::: Provided entries

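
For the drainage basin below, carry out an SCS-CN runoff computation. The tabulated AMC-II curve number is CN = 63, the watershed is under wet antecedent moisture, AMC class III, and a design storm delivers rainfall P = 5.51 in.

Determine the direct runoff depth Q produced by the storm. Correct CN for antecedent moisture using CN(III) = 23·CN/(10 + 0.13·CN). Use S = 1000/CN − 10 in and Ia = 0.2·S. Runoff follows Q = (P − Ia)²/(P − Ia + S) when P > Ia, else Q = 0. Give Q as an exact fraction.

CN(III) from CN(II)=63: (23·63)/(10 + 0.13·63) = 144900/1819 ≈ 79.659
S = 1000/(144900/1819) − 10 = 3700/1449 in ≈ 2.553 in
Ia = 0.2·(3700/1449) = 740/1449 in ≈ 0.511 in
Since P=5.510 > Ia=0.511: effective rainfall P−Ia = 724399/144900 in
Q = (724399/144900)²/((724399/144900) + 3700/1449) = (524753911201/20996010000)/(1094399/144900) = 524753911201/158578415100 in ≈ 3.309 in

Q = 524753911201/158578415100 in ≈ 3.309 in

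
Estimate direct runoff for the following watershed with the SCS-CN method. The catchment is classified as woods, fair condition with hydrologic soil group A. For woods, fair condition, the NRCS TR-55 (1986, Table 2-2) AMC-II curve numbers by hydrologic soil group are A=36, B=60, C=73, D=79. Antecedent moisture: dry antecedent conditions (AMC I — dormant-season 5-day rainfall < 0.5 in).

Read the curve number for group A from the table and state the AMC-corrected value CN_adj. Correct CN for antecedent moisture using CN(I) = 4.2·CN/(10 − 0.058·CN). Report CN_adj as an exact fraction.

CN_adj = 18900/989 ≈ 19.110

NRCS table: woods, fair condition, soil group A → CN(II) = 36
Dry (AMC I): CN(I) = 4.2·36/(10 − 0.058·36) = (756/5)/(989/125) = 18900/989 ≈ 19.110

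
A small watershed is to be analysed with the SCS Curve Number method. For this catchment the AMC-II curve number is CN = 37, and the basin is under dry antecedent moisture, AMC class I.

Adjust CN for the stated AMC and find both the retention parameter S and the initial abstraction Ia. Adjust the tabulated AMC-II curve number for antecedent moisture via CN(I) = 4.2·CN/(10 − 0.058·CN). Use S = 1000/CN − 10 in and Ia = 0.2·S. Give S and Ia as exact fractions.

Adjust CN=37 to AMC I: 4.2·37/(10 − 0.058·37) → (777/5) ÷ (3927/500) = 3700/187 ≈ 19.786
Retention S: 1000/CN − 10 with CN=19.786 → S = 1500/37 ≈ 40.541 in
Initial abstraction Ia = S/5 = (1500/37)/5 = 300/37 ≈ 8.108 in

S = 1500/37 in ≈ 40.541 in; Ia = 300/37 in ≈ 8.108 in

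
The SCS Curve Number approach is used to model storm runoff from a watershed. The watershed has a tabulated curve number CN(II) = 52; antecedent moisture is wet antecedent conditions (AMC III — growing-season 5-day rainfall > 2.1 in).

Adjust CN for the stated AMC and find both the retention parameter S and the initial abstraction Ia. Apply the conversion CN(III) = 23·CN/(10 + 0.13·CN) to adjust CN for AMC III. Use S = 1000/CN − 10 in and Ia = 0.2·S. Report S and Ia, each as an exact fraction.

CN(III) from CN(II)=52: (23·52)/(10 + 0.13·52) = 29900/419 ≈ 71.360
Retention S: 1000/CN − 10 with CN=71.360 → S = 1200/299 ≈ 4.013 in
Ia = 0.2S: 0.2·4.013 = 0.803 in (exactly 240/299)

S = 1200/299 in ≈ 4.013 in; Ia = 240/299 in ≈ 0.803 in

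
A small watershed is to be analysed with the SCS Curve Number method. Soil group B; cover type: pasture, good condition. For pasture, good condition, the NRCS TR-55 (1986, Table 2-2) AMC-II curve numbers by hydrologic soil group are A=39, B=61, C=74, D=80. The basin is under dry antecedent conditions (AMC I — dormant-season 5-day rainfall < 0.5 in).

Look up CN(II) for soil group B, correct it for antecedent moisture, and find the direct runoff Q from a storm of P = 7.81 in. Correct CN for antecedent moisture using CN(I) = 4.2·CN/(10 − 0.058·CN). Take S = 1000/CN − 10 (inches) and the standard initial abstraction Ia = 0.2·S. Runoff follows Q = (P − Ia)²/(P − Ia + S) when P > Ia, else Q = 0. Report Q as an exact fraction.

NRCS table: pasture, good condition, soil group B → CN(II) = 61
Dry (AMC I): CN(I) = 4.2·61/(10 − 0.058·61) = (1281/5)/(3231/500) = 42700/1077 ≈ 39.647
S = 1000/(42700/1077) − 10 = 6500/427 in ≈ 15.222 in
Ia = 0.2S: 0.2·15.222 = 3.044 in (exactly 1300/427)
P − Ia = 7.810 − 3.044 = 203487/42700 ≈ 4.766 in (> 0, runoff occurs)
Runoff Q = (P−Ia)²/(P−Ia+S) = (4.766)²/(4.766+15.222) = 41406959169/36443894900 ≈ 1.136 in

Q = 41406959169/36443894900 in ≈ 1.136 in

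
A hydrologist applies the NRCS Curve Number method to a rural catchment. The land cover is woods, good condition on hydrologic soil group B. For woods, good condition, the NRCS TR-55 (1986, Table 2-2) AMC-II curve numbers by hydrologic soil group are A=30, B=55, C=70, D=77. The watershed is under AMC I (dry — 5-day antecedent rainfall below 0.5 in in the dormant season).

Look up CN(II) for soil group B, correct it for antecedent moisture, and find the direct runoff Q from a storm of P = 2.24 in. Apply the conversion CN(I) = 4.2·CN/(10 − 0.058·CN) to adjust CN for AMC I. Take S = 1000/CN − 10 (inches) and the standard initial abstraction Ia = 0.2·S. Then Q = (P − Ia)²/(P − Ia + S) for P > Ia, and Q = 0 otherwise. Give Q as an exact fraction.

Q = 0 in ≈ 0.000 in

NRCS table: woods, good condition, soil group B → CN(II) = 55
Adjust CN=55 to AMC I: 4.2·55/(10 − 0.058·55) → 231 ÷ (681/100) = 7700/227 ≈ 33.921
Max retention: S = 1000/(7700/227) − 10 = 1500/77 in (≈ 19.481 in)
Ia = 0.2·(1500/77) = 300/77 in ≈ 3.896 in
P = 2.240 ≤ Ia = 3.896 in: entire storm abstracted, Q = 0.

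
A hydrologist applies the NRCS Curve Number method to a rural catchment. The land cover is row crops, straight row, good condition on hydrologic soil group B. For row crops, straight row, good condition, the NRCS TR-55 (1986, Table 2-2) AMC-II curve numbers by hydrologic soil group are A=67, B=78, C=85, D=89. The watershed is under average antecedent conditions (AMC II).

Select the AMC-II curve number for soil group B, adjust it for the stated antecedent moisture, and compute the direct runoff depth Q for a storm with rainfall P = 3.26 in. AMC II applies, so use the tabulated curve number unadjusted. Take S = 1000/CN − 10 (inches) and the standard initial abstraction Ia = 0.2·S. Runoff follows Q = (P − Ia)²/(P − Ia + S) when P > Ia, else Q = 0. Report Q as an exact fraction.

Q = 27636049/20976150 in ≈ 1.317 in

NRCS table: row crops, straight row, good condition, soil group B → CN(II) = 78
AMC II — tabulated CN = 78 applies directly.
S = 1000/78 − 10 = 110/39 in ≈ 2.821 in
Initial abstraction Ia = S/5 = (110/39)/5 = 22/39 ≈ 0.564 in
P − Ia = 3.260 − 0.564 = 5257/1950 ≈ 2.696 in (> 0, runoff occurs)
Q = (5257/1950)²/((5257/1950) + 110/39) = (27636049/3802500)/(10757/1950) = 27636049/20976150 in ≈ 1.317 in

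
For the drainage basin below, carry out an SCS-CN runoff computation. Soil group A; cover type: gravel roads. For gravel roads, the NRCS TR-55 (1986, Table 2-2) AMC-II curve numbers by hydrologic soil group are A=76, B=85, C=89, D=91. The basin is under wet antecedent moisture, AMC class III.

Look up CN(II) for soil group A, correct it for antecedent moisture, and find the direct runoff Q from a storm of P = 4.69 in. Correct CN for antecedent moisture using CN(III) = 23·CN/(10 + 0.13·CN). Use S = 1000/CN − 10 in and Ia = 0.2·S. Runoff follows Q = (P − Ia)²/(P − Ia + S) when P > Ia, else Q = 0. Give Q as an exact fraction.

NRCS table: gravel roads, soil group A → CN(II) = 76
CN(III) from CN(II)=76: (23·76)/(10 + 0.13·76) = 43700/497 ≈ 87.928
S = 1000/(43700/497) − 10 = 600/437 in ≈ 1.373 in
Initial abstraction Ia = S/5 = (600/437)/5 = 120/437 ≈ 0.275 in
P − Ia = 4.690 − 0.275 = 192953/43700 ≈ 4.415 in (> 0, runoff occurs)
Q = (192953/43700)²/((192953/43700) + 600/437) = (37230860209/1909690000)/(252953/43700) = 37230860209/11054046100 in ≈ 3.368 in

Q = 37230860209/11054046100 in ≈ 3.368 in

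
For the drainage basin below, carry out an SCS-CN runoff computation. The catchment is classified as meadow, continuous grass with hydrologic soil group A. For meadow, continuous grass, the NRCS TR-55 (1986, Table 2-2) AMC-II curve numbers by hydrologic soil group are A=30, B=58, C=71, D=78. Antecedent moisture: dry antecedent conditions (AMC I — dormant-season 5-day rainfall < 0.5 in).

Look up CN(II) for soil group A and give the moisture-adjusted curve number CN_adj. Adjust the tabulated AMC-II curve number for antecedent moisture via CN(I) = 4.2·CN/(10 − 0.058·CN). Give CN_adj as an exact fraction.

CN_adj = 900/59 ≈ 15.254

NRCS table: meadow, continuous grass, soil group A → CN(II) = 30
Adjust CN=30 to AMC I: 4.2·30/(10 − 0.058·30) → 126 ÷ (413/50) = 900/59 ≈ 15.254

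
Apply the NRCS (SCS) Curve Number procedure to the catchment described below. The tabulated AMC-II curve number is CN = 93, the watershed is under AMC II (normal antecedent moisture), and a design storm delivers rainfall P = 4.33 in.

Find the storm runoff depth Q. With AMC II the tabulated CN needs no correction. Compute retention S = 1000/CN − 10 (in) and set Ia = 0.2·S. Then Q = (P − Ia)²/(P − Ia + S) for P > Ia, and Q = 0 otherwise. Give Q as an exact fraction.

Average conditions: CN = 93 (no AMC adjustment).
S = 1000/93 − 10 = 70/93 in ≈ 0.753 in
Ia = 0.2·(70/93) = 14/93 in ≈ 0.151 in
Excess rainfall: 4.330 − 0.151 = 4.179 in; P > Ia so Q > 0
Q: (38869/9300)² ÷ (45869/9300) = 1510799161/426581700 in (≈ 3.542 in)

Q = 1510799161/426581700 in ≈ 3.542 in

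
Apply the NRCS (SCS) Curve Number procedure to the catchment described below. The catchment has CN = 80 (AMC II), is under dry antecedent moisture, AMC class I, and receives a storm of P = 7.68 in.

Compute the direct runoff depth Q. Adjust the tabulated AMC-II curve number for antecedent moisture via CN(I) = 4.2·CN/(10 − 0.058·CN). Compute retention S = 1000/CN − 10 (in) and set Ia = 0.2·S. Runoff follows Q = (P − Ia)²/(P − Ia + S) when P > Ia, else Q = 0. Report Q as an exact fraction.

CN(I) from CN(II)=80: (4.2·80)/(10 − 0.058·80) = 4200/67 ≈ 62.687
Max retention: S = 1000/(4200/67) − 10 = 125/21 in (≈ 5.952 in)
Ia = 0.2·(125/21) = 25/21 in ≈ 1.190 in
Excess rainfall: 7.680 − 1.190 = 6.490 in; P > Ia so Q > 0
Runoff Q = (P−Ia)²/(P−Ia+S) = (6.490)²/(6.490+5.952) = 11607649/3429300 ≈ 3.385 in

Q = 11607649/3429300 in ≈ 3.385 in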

::::::

→ Required work: Nothing but the lines from the beginning of the records through the line with "AMC class I." should appear, each printed exactly.

→ Answer below:
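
For the drainage basin below, carry out an SCS-CN runoff computation. The tabulated AMC-II curve number is CN = 63, the watershed is under wet antecedent moisture, AMC class III, and a design storm delivers rainfall P = 5.51 in.

Determine the direct runoff depth Q produced by the storm. Correct CN for antecedent moisture using CN(III) = 23·CN/(10 + 0.13·CN). Use S = 1000/CN − 10 in and Ia = 0.2·S. Runoff follows Q = (P − Ia)²/(P − Ia + S) when P > Ia, else Q = 0. Give Q as an exact fraction.

CN(III) from CN(II)=63: (23·63)/(10 + 0.13·63) = 144900/1819 ≈ 79.659
S = 1000/(144900/1819) − 10 = 3700/1449 in ≈ 2.553 in
Ia = 0.2·(3700/1449) = 740/1449 in ≈ 0.511 in
Since P=5.510 > Ia=0.511: effective rainfall P−Ia = 724399/144900 in
Q = (724399/144900)²/((724399/144900) + 3700/1449) = (524753911201/20996010000)/(1094399/144900) = 524753911201/158578415100 in ≈ 3.309 in

Q = 524753911201/158578415100 in ≈ 3.309 in

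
Estimate direct runoff for the following watershed with the SCS-CN method. The catchment is classified as woods, fair condition with hydrologic soil group A. For woods, fair condition, the NRCS TR-55 (1986, Table 2-2) AMC-II curve numbers by hydrologic soil group are A=36, B=60, C=73, D=79. Antecedent moisture: dry antecedent conditions (AMC I — dormant-season 5-day rainfall < 0.5 in).

Read the curve number for group A from the table and state the AMC-corrected value CN_adj. Correct CN for antecedent moisture using CN(I) = 4.2·CN/(10 − 0.058·CN). Report CN_adj as an exact fraction.

CN_adj = 18900/989 ≈ 19.110

NRCS table: woods, fair condition, soil group A → CN(II) = 36
Dry (AMC I): CN(I) = 4.2·36/(10 − 0.058·36) = (756/5)/(989/125) = 18900/989 ≈ 19.110

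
A small watershed is to be analysed with the SCS Curve Number method. For this catchment the AMC-II curve number is CN = 37, and the basin is under dry antecedent moisture, AMC class I.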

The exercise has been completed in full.